Instructions for the task ▸ Make an exact copy of every entry, from the first line to the last.

Material provided ▸
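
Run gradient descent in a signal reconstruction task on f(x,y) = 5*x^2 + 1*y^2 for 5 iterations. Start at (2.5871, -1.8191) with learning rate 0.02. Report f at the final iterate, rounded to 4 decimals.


Gradient descent on f(x,y) = 5*x^2 + 1*y^2.
Starting point: (2.5871, -1.8191), alpha = 0.02
Step 1: grad_x = 2*5*2.5871 = 25.871, grad_y = 2*1*-1.8191 = -3.6382
  x_1 = 2.5871 - 0.02*25.871 = 2.0697
  y_1 = -1.8191 - 0.02*-3.6382 = -1.7463
Step 2: grad_x = 2*5*2.0697 = 20.6968, grad_y = 2*1*-1.7463 = -3.4927
  x_2 = 2.0697 - 0.02*20.6968 = 1.6557
  y_2 = -1.7463 - 0.02*-3.4927 = -1.6765
Step 3: grad_x = 2*5*1.6557 = 16.5574, grad_y = 2*1*-1.6765 = -3.353
  x_3 = 1.6557 - 0.02*16.5574 = 1.3246
  y_3 = -1.6765 - 0.02*-3.353 = -1.6094
Step 4: grad_x = 2*5*1.3246 = 13.246, grad_y = 2*1*-1.6094 = -3.2188
  x_4 = 1.3246 - 0.02*13.246 = 1.0597
  y_4 = -1.6094 - 0.02*-3.2188 = -1.545
Step 5: grad_x = 2*5*1.0597 = 10.5968, grad_y = 2*1*-1.545 = -3.0901
  x_5 = 1.0597 - 0.02*10.5968 = 0.8477
  y_5 = -1.545 - 0.02*-3.0901 = -1.4832
f(0.8477, -1.4832) = 5*0.8477^2 + 1*(-1.4832)^2 = 5.7933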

Output of the task ▸
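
Run gradient descent in a signal reconstruction task on f(x,y) = 5*x^2 + 1*y^2 for 5 iterations. Start at (2.5871, -1.8191) with learning rate 0.02. Report f at the final iterate, rounded to 4 decimals.


Gradient descent on f(x,y) = 5*x^2 + 1*y^2.
Starting point: (2.5871, -1.8191), alpha = 0.02
Step 1: grad_x = 2*5*2.5871 = 25.871, grad_y = 2*1*-1.8191 = -3.6382
  x_1 = 2.5871 - 0.02*25.871 = 2.0697
  y_1 = -1.8191 - 0.02*-3.6382 = -1.7463
Step 2: grad_x = 2*5*2.0697 = 20.6968, grad_y = 2*1*-1.7463 = -3.4927
  x_2 = 2.0697 - 0.02*20.6968 = 1.6557
  y_2 = -1.7463 - 0.02*-3.4927 = -1.6765
Step 3: grad_x = 2*5*1.6557 = 16.5574, grad_y = 2*1*-1.6765 = -3.353
  x_3 = 1.6557 - 0.02*16.5574 = 1.3246
  y_3 = -1.6765 - 0.02*-3.353 = -1.6094
Step 4: grad_x = 2*5*1.3246 = 13.246, grad_y = 2*1*-1.6094 = -3.2188
  x_4 = 1.3246 - 0.02*13.246 = 1.0597
  y_4 = -1.6094 - 0.02*-3.2188 = -1.545
Step 5: grad_x = 2*5*1.0597 = 10.5968, grad_y = 2*1*-1.545 = -3.0901
  x_5 = 1.0597 - 0.02*10.5968 = 0.8477
  y_5 = -1.545 - 0.02*-3.0901 = -1.4832
f(0.8477, -1.4832) = 5*0.8477^2 + 1*(-1.4832)^2 = 5.7933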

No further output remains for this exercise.